Copy out, from the entries below, each line holding the string "Formal".

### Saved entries
----------------

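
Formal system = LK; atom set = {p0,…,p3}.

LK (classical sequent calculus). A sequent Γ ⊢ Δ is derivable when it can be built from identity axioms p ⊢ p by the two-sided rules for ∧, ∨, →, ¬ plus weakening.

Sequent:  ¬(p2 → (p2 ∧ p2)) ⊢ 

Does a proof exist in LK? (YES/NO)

Derivation trace:
[¬L] ¬(p2 → (p2 ∧ p2)) ⊢ 
  [→R]  ⊢ (p2 → (p2 ∧ p2))
    [∧R] p2 ⊢ (p2 ∧ p2)
      [Ax] p2 ⊢ p2
      [Ax] p2 ⊢ p2

Result: YES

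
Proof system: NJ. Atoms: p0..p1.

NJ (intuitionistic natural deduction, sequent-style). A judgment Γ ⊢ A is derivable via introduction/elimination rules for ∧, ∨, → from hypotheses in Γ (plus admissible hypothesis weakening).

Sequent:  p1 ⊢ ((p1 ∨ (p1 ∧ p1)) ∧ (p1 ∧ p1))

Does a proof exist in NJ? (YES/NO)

Proof tree:
[∧I] p1 ⊢ ((p1 ∨ (p1 ∧ p1)) ∧ (p1 ∧ p1))
  [∨I₂] p1 ⊢ (p1 ∨ (p1 ∧ p1))
    [∧I] p1 ⊢ (p1 ∧ p1)
      [Ax] p1 ⊢ p1
      [Ax] p1 ⊢ p1
  [∧I] p1 ⊢ (p1 ∧ p1)
    [Ax] p1 ⊢ p1
    [Ax] p1 ⊢ p1

Result: YES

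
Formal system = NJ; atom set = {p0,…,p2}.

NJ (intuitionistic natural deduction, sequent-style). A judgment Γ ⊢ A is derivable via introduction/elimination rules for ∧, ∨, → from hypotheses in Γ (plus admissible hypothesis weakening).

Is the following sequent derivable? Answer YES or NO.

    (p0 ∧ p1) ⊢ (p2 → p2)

Derivation trace:
[Wk] (p0 ∧ p1) ⊢ (p2 → p2)
  [→I]  ⊢ (p2 → p2)
    [Ax] p2 ⊢ p2

Result: YES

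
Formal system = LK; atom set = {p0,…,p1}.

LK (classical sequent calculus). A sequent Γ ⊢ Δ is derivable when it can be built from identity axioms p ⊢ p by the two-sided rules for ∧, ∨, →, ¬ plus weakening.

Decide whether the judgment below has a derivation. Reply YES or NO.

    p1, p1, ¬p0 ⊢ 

Truth-table refutation:
  v=00: Γ:[p1=F, p1=F, ¬p0=T] Δ:[] refutes=False
  v=01: Γ:[p1=T, p1=T, ¬p0=T] Δ:[] refutes=True  ← countermodel

Result: NO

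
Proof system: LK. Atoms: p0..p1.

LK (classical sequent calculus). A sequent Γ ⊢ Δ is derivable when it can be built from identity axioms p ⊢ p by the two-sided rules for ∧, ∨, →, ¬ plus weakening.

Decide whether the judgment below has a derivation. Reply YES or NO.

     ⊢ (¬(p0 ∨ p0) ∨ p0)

Derivation (root first):
[∨R]  ⊢ (¬(p0 ∨ p0) ∨ p0)
  [¬R]  ⊢ p0, ¬(p0 ∨ p0)
    [∨L] (p0 ∨ p0) ⊢ p0
      [Ax] p0 ⊢ p0
      [Ax] p0 ⊢ p0

Result: YES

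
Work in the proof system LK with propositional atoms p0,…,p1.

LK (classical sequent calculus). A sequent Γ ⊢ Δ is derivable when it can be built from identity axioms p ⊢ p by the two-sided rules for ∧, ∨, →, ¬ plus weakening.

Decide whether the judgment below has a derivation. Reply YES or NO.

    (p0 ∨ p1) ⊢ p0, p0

Truth-table refutation:
  v=00: Γ:[(p0 ∨ p1)=F] Δ:[p0=F, p0=F] refutes=False
  v=01: Γ:[(p0 ∨ p1)=T] Δ:[p0=F, p0=F] refutes=True  ← countermodel

Result: NO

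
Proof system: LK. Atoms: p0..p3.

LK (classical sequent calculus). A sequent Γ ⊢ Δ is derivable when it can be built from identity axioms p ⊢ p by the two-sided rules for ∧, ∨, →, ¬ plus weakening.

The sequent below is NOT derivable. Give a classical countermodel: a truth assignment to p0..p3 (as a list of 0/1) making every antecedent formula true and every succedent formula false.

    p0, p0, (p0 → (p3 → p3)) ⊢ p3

Search for a countermodel by truth-table:
  v=0000: Γ:[p0=F, p0=F, (p0 → (p3 → p3))=T] Δ:[p3=F] refutes=False
  v=0001: Γ:[p0=F, p0=F, (p0 → (p3 → p3))=T] Δ:[p3=T] refutes=False
  v=0010: Γ:[p0=F, p0=F, (p0 → (p3 → p3))=T] Δ:[p3=F] refutes=False
  v=0011: Γ:[p0=F, p0=F, (p0 → (p3 → p3))=T] Δ:[p3=T] refutes=False
  v=0100: Γ:[p0=F, p0=F, (p0 → (p3 → p3))=T] Δ:[p3=F] refutes=False
  v=0101: Γ:[p0=F, p0=F, (p0 → (p3 → p3))=T] Δ:[p3=T] refutes=False
  v=0110: Γ:[p0=F, p0=F, (p0 → (p3 → p3))=T] Δ:[p3=F] refutes=False
  v=0111: Γ:[p0=F, p0=F, (p0 → (p3 → p3))=T] Δ:[p3=T] refutes=False
  v=1000: Γ:[p0=T, p0=T, (p0 → (p3 → p3))=T] Δ:[p3=F] refutes=True  ← countermodel

Result: [1, 0, 0, 0]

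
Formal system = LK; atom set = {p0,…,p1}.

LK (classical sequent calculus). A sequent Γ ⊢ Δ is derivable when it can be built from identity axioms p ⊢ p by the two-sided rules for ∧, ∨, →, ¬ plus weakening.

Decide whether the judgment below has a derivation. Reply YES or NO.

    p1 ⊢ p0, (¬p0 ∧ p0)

Search for a countermodel by truth-table:
  v=00: Γ:[p1=F] Δ:[p0=F, (¬p0 ∧ p0)=F] refutes=False
  v=01: Γ:[p1=T] Δ:[p0=F, (¬p0 ∧ p0)=F] refutes=True  ← countermodel

Result: NO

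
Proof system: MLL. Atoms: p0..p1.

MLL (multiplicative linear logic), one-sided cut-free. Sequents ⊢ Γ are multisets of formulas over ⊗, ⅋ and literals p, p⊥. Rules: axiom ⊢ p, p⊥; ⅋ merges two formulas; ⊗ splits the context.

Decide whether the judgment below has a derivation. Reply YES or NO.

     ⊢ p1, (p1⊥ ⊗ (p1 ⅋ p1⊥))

Derivation (root first):
[⊗]  ⊢ p1, (p1⊥ ⊗ (p1 ⅋ p1⊥))
  [Ax]  ⊢ p1, p1⊥
  [⅋]  ⊢ (p1 ⅋ p1⊥)
    [Ax]  ⊢ p1, p1⊥

Result: YES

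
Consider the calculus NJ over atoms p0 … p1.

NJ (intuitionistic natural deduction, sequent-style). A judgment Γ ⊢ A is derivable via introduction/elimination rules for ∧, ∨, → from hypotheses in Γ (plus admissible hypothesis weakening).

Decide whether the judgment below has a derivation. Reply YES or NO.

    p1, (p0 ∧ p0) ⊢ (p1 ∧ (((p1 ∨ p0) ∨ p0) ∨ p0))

Proof tree:
[∧I] p1, (p0 ∧ p0) ⊢ (p1 ∧ (((p1 ∨ p0) ∨ p0) ∨ p0))
  [Wk] p1, (p0 ∧ p0) ⊢ p1
    [Ax] p1 ⊢ p1
  [∨I₁] p1 ⊢ (((p1 ∨ p0) ∨ p0) ∨ p0)
    [∨I₁] p1 ⊢ ((p1 ∨ p0) ∨ p0)
      [∨I₁] p1 ⊢ (p1 ∨ p0)
        [Ax] p1 ⊢ p1

Result: YES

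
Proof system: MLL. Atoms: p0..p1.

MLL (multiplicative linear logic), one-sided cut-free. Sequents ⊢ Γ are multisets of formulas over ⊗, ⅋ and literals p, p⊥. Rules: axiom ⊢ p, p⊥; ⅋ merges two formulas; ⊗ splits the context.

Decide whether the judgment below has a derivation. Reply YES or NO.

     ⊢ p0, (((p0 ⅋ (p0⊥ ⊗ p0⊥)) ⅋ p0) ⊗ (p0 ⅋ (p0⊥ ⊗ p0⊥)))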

----------------

### FINAL ANSWER
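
Formal system = LK; atom set = {p0,…,p3}.
Formal system = NJ; atom set = {p0,…,p2}.
Formal system = LK; atom set = {p0,…,p1}.
Formal system = LK; atom set = {p0,…,p1}.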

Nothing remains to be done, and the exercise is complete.